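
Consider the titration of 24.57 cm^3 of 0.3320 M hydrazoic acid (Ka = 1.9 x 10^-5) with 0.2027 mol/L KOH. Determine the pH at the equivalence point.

8.91

n(HN3) = 0.3320 x 0.02457 = 0.008157 mol; V(KOH) at equivalence = 0.008157/0.2027 = 0.04024 L.
At equivalence all the acid is converted to N3-; total volume = 0.02457 + 0.04024 = 0.06481 L, so [N3-] = 0.008157/0.06481 = 0.1259 M.
Kb = Kw/Ka = 1.0e-14 / 1.9 x 10^-5 = 5.26e-10.
[OH^-] = sqrt(Kb x [N3-]) = sqrt(5.26e-10 x 0.1259) = 8.14e-6 M.
pOH = 5.09, so pH = 14.00 - 5.09 = 8.91.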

▶ _Assigned task_
Please copy out each entry exactly as it appears above.

▶ _Response to this exercise_
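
Consider the titration of 24.57 cm^3 of 0.3320 M hydrazoic acid (Ka = 1.9 x 10^-5) with 0.2027 mol/L KOH. Determine the pH at the equivalence point.

8.91

n(HN3) = 0.3320 x 0.02457 = 0.008157 mol; V(KOH) at equivalence = 0.008157/0.2027 = 0.04024 L.
At equivalence all the acid is converted to N3-; total volume = 0.02457 + 0.04024 = 0.06481 L, so [N3-] = 0.008157/0.06481 = 0.1259 M.
Kb = Kw/Ka = 1.0e-14 / 1.9 x 10^-5 = 5.26e-10.
[OH^-] = sqrt(Kb x [N3-]) = sqrt(5.26e-10 x 0.1259) = 8.14e-6 M.
pOH = 5.09, so pH = 14.00 - 5.09 = 8.91.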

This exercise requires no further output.